Every line that holds the word "Distinction" needs to be copied from the data below.

§ Recorded information
※ ※ ※
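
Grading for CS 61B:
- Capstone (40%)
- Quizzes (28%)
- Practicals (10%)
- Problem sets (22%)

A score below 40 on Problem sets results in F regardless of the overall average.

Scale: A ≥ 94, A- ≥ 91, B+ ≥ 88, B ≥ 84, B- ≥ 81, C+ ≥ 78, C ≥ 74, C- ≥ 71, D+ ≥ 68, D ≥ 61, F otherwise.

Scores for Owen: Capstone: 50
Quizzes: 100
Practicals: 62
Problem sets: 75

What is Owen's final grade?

Problem sets score 75 ≥ 40: minimum met.
Weighted total:
  Capstone 50 × 0.4 = 20
  Quizzes 100 × 0.28 = 28
  Practicals 62 × 0.1 = 6.2
  Problem sets 75 × 0.22 = 16.5
Sum = 70.7
70.7 is ≥ 68 and < 71 → D+

D+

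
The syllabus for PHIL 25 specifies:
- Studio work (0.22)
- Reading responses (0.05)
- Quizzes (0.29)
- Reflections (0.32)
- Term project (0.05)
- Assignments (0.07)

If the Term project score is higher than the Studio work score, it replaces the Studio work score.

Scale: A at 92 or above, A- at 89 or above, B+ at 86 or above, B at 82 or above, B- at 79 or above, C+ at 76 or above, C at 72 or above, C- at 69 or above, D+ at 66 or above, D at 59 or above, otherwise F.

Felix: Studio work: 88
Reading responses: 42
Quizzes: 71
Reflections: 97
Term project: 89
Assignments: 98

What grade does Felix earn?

Term project (89) > Studio work (88), so Studio work counts as 89.
Weighted total:
  Studio work 89 × 0.22 = 19.58
  Reading responses 42 × 0.05 = 2.1
  Quizzes 71 × 0.29 = 20.59
  Reflections 97 × 0.32 = 31.04
  Term project 89 × 0.05 = 4.45
  Assignments 98 × 0.07 = 6.86
Sum = 84.62
84.62 is ≥ 82 and < 86 → B

B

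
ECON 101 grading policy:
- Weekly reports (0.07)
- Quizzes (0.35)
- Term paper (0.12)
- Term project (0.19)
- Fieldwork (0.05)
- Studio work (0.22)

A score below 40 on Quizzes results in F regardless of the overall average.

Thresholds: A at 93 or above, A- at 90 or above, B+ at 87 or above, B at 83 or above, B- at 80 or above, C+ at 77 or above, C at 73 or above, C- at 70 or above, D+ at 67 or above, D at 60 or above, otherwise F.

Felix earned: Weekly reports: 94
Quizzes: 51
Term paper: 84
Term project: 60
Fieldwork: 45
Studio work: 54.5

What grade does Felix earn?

D

Quizzes score 51 ≥ 40: minimum met.
Weighted total:
  Weekly reports 94 × 0.07 = 6.58
  Quizzes 51 × 0.35 = 17.85
  Term paper 84 × 0.12 = 10.08
  Term project 60 × 0.19 = 11.4
  Fieldwork 45 × 0.05 = 2.25
  Studio work 54.5 × 0.22 = 11.99
Sum = 60.15
60.15 is ≥ 60 and < 67 → D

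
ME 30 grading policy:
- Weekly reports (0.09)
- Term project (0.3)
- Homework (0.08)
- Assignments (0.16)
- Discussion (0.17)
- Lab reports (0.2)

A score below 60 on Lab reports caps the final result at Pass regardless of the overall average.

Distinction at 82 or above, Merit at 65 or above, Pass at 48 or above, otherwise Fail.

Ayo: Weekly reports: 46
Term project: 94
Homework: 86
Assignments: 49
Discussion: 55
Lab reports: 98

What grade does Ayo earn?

Lab reports score 98 ≥ 60: minimum met.
Weighted total:
  Weekly reports 46 × 0.09 = 4.14
  Term project 94 × 0.3 = 28.2
  Homework 86 × 0.08 = 6.88
  Assignments 49 × 0.16 = 7.84
  Discussion 55 × 0.17 = 9.35
  Lab reports 98 × 0.2 = 19.6
Sum = 76.01
76.01 is ≥ 65 and < 82 → Merit

Merit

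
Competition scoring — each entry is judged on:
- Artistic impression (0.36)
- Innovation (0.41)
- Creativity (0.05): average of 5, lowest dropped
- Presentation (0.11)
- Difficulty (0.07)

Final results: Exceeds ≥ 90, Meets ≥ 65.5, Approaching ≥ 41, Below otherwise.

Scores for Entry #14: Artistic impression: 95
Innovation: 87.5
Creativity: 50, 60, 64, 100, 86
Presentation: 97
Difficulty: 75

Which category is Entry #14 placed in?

Meets

Creativity: drop 50 → average of remaining 4 = 310/4 = 77.5
Weighted total:
  Artistic impression 95 × 0.36 = 34.2
  Innovation 87.5 × 0.41 = 35.875
  Creativity 77.5 × 0.05 = 3.875
  Presentation 97 × 0.11 = 10.67
  Difficulty 75 × 0.07 = 5.25
Sum = 89.87
89.87 is ≥ 65.5 and < 90 → Meets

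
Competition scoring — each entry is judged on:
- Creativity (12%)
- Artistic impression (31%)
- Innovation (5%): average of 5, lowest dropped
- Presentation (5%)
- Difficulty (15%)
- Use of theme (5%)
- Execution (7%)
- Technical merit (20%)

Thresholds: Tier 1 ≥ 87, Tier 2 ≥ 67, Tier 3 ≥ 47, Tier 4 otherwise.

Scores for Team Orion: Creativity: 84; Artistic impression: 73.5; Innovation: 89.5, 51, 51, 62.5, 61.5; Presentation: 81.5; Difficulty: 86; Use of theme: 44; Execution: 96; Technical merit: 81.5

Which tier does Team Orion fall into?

Tier 2

Innovation: drop 51 → average of remaining 4 = 264.5/4 = 66.125
Weighted total:
  Creativity 84 × 0.12 = 10.08
  Artistic impression 73.5 × 0.31 = 22.785
  Innovation 66.125 × 0.05 = 3.30625
  Presentation 81.5 × 0.05 = 4.075
  Difficulty 86 × 0.15 = 12.9
  Use of theme 44 × 0.05 = 2.2
  Execution 96 × 0.07 = 6.72
  Technical merit 81.5 × 0.2 = 16.3
Sum = 78.36625
78.36625 is ≥ 67 and < 87 → Tier 2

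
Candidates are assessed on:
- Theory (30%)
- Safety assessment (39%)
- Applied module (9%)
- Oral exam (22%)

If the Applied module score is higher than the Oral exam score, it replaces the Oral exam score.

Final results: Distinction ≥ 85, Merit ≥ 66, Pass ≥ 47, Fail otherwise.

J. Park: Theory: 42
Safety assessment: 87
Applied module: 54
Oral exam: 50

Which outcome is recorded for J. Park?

Pass

Applied module (54) > Oral exam (50), so Oral exam counts as 54.
Weighted total:
  Theory 42 × 0.3 = 12.6
  Safety assessment 87 × 0.39 = 33.93
  Applied module 54 × 0.09 = 4.86
  Oral exam 54 × 0.22 = 11.88
Sum = 63.27
63.27 is ≥ 47 and < 66 → Pass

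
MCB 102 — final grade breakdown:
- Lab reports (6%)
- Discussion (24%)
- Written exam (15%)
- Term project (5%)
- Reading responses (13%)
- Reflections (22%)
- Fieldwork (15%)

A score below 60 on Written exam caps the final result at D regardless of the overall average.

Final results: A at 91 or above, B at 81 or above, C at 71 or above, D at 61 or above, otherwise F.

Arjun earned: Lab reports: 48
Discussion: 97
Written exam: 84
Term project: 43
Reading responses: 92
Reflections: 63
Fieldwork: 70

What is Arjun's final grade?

Written exam score 84 ≥ 60: minimum met.
Weighted total:
  Lab reports 48 × 0.06 = 2.88
  Discussion 97 × 0.24 = 23.28
  Written exam 84 × 0.15 = 12.6
  Term project 43 × 0.05 = 2.15
  Reading responses 92 × 0.13 = 11.96
  Reflections 63 × 0.22 = 13.86
  Fieldwork 70 × 0.15 = 10.5
Sum = 77.23
77.23 is ≥ 71 and < 81 → C

C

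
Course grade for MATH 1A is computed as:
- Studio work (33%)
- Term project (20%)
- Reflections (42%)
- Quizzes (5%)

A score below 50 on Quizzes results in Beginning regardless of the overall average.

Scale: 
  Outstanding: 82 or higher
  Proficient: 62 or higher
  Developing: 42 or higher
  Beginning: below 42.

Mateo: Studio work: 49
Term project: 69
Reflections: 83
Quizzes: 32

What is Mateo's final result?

Beginning

Quizzes score 32 < 50: minimum not met.
Weighted total:
  Studio work 49 × 0.33 = 16.17
  Term project 69 × 0.2 = 13.8
  Reflections 83 × 0.42 = 34.86
  Quizzes 32 × 0.05 = 1.6
Sum = 66.43
Because the Quizzes minimum was not met, the result is Beginning.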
※ ※ ※
§ Output of the task
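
Distinction at 82 or above, Merit at 65 or above, Pass at 48 or above, otherwise Fail.
Final results: Distinction ≥ 85, Merit ≥ 66, Pass ≥ 47, Fail otherwise.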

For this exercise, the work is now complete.